ABOUT THIS TASK.
Starting at the line with "A Carnot heat engine rejects", retype each line exactly up to and including the final line of the records below.

*** Opening GIVEN DATA ***

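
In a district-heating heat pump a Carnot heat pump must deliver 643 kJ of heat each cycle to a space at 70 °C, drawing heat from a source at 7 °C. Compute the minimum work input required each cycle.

T_H = 70 °C → 70 + 273.15 = 343.15 K.
T_C = 7 °C → 7 + 273.15 = 280.15 K.
The Carnot heat-pump COP is COP_HP = T_H/(T_H − T_C) = 343.15/63.00 = 5.4468.
W = Q_H/COP_HP = 643/5.4468 = 118 kJ.

W_in ≈ 118 kJ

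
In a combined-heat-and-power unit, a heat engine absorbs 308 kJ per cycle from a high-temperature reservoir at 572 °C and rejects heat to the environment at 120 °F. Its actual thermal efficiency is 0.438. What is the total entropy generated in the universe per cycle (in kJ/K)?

T_H = 572 °C → 572 + 273.15 = 845.15 K.
T_C = 120 °F → (120 − 32) × 5/9 = 48.89 °C = 322.04 K.
W = η·Q_H = 0.438 × 308 = 134.9 kJ, so Q_C = Q_H − W = 173.1 kJ.
Reservoir entropy changes: ΔS_H = −Q_H/T_H = −308/845.15 = -0.3644 kJ/K and ΔS_C = +Q_C/T_C = 173.1/322.04 = 0.5375 kJ/K.
ΔS_univ = −Q_H/T_H + Q_C/T_C = 0.173 kJ/K (> 0, since η = 0.438 < η_Carnot = 0.619).

ΔS_univ ≈ 0.173 kJ/K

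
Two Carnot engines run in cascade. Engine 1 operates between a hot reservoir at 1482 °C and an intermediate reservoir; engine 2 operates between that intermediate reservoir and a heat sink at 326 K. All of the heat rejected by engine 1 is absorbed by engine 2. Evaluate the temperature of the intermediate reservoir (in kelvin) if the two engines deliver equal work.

T_H = 1482 °C → 1482 + 273.15 = 1755.15 K.
For reversible stages Q_m = Q_H·(T_m/T_H). Setting W₁ = Q_H(1 − T_m/T_H) equal to W₂ = Q_m(1 − T_C/T_m) = Q_H·(T_m − T_C)/T_H gives T_H − T_m = T_m − T_C, so T_m = (T_H + T_C)/2 = (1755.15 + 326.00)/2 = 1040 K.

T_m ≈ 1040 K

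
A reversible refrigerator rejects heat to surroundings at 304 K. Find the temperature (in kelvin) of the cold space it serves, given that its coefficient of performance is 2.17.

T_C ≈ 208.1 K

COP_R = T_C/(T_H − T_C) ⇒ T_C = T_H·COP_R/(1 + COP_R) = 304.00 × 2.17/(1 + 2.17) = 208.1 K.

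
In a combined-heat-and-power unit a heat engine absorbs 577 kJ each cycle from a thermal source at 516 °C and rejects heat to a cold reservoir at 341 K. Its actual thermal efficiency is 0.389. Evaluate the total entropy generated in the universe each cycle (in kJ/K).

ΔS_univ ≈ 0.303 kJ/K

T_H = 516 °C → 516 + 273.15 = 789.15 K.
W = η·Q_H = 0.389 × 577 = 224.5 kJ, so Q_C = Q_H − W = 352.5 kJ.
Entropy balance on the reservoirs: −Q_H/T_H = -0.7312 kJ/K, +Q_C/T_C = 1.034 kJ/K.
ΔS_univ = −Q_H/T_H + Q_C/T_C = 0.303 kJ/K (> 0, since η = 0.389 < η_Carnot = 0.568).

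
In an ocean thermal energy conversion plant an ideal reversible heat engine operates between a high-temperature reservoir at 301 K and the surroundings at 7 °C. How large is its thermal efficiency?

T_C = 7 °C → 7 + 273.15 = 280.15 K.
Carnot efficiency: η = 1 − T_C/T_H = 1 − 280.15/301.00 = 0.06927.

η ≈ 0.06927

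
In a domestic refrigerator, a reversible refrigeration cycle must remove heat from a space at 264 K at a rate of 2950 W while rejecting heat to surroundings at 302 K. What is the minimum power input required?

Ẇ_in ≈ 425 W

Carnot COP: COP_R = T_C/(T_H − T_C) = 264.00/38.00 = 6.9474.
W = Q_C/COP_R = 2950/6.9474 = 425 W.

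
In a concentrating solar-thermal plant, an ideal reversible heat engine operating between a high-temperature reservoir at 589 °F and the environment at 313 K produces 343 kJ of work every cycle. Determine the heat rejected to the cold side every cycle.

T_H = 589 °F → (589 − 32) × 5/9 = 309.44 °C = 582.59 K.
Since the cycle is reversible, η = 1 − T_C/T_H = 1 − 313.00/582.59 = 0.4627.
Since Q_C/Q_H = T_C/T_H and Q_H = W/η, Q_C = W·T_C/(T_H − T_C) = 343 × 313.00/269.59 = 398 kJ.

Q_C ≈ 398 kJ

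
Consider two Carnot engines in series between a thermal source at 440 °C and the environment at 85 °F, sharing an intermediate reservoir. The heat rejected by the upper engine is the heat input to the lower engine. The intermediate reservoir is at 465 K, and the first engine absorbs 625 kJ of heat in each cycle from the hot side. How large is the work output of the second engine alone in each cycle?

W₂ ≈ 142 kJ

T_H = 440 °C → 440 + 273.15 = 713.15 K.
T_C = 85 °F → (85 − 32) × 5/9 = 29.44 °C = 302.59 K.
Heat entering the second stage: Q_m = Q_H·(T_m/T_H) = 625 × 465.00/713.15 = 408 kJ.
Second-stage efficiency η₂ = 1 − T_C/T_m = 1 − 302.59/465.00 = 0.3493, so W₂ = η₂·Q_m = 142 kJ.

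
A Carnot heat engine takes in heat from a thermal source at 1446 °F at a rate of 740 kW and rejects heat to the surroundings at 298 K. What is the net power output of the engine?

T_H = 1446 °F → (1446 − 32) × 5/9 = 785.56 °C = 1058.71 K.
η_rev = 1 − T_C/T_H = 1 − 298.00/1058.71 = 0.7185.
W = η·Q_H = 0.7185 × 740 = 532 kW.

Ẇ ≈ 532 kW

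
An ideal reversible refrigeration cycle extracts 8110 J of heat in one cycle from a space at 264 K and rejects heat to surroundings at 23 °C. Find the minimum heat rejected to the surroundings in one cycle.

Q_H ≈ 9100 J

T_H = 23 °C → 23 + 273.15 = 296.15 K.
For a reversible cycle Q_H/Q_C = T_H/T_C, so Q_H = Q_C·T_H/T_C = 8110 × 296.15/264.00 = 9100 J.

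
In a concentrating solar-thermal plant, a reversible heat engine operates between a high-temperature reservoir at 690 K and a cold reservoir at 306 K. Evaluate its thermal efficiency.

η ≈ 0.557

Carnot efficiency: η = 1 − T_C/T_H = 1 − 306.00/690.00 = 0.557.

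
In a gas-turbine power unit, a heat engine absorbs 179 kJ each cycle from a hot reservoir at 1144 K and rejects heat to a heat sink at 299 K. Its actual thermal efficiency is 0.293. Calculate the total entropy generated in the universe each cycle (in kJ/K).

ΔS_univ ≈ 0.267 kJ/K

W = η·Q_H = 0.293 × 179 = 52.45 kJ, so Q_C = Q_H − W = 126.6 kJ.
The hot reservoir loses entropy Q_H/T_H = 179/1144.00 = 0.1565 kJ/K; the cold reservoir gains Q_C/T_C = 126.6/299.00 = 0.4233 kJ/K.
ΔS_univ = −Q_H/T_H + Q_C/T_C = 0.267 kJ/K (> 0, since η = 0.293 < η_Carnot = 0.739).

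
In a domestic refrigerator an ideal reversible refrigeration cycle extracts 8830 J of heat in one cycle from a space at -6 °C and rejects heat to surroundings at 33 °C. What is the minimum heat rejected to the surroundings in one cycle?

T_H = 33 °C → 33 + 273.15 = 306.15 K.
T_C = -6 °C → -6 + 273.15 = 267.15 K.
For a reversible cycle Q_H/Q_C = T_H/T_C, so Q_H = Q_C·T_H/T_C = 8830 × 306.15/267.15 = 10120 J.

Q_H ≈ 10120 J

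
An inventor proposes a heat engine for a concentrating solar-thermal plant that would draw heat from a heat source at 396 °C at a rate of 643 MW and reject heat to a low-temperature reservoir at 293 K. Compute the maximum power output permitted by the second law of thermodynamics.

T_H = 396 °C → 396 + 273.15 = 669.15 K.
By the Carnot theorem, η_max = 1 − T_C/T_H = 1 − 293.00/669.15 = 0.5621.
W_max = η_max · Q_H = 0.5621 × 643 = 361 MW.

Ẇ_max ≈ 361 MW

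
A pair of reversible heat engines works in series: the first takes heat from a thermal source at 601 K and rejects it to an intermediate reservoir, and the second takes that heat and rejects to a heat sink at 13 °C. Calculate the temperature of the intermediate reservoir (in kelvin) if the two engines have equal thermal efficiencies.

T_C = 13 °C → 13 + 273.15 = 286.15 K.
Equal efficiencies require 1 − T_m/T_H = 1 − T_C/T_m, i.e. T_m/T_H = T_C/T_m, so T_m = √(T_H·T_C) = √(601.00 × 286.15) = 414.7 K.

T_m ≈ 414.7 K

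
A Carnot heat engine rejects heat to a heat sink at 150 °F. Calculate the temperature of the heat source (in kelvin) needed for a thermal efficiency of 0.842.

T_H ≈ 2144 K

T_C = 150 °F → (150 − 32) × 5/9 = 65.56 °C = 338.71 K.
From η = 1 − T_C/T_H, solving for T_H gives T_H = T_C/(1 − η) = 338.71/(1 − 0.842) = 2144 K.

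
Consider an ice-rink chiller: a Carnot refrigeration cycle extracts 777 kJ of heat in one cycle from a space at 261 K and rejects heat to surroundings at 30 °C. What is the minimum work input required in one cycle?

T_H = 30 °C → 30 + 273.15 = 303.15 K.
COP_R = T_C/(T_H − T_C) = 261.00/42.15 = 6.1922.
W = Q_C/COP_R = 777/6.1922 = 125 kJ.

W_in ≈ 125 kJ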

*** Closing GIVEN DATA ***

ANSWER SECTION.
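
A Carnot heat engine rejects heat to a heat sink at 150 °F. Calculate the temperature of the heat source (in kelvin) needed for a thermal efficiency of 0.842.

T_H ≈ 2144 K

T_C = 150 °F → (150 − 32) × 5/9 = 65.56 °C = 338.71 K.
From η = 1 − T_C/T_H, solving for T_H gives T_H = T_C/(1 − η) = 338.71/(1 − 0.842) = 2144 K.

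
Consider an ice-rink chiller: a Carnot refrigeration cycle extracts 777 kJ of heat in one cycle from a space at 261 K and rejects heat to surroundings at 30 °C. What is the minimum work input required in one cycle?

T_H = 30 °C → 30 + 273.15 = 303.15 K.
COP_R = T_C/(T_H − T_C) = 261.00/42.15 = 6.1922.
W = Q_C/COP_R = 777/6.1922 = 125 kJ.

W_in ≈ 125 kJ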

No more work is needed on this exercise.